- Material for the task -
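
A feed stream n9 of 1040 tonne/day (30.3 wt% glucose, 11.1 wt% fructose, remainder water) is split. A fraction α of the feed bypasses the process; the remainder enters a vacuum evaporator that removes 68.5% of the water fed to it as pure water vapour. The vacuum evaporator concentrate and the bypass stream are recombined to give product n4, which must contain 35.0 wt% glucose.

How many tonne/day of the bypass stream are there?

All 1040×0.303 = 315.12 tonne/day of glucose reaches n4, so n4 = 315.12/0.350 = 900.34 tonne/day and vapour = 139.66 tonne/day.
The evaporator receives (1−α)·1040 of feed at 0.586 water and removes 0.685 of that water:
0.685×0.586×(1−α)×1040 = 139.66
(1−α) = 139.66/417.47 = 0.3345;  α = 0.6655.
Bypass flow = 0.6655×1040 = 692.08 tonne/day.

692.1 tonne/day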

- Directions -
Lines from the one with "How many tonne/day" through the final line of the listing above should be duplicated word for word, and nothing else included.

- Written response -
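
How many tonne/day of the bypass stream are there?

All 1040×0.303 = 315.12 tonne/day of glucose reaches n4, so n4 = 315.12/0.350 = 900.34 tonne/day and vapour = 139.66 tonne/day.
The evaporator receives (1−α)·1040 of feed at 0.586 water and removes 0.685 of that water:
0.685×0.586×(1−α)×1040 = 139.66
(1−α) = 139.66/417.47 = 0.3345;  α = 0.6655.
Bypass flow = 0.6655×1040 = 692.08 tonne/day.

692.1 tonne/day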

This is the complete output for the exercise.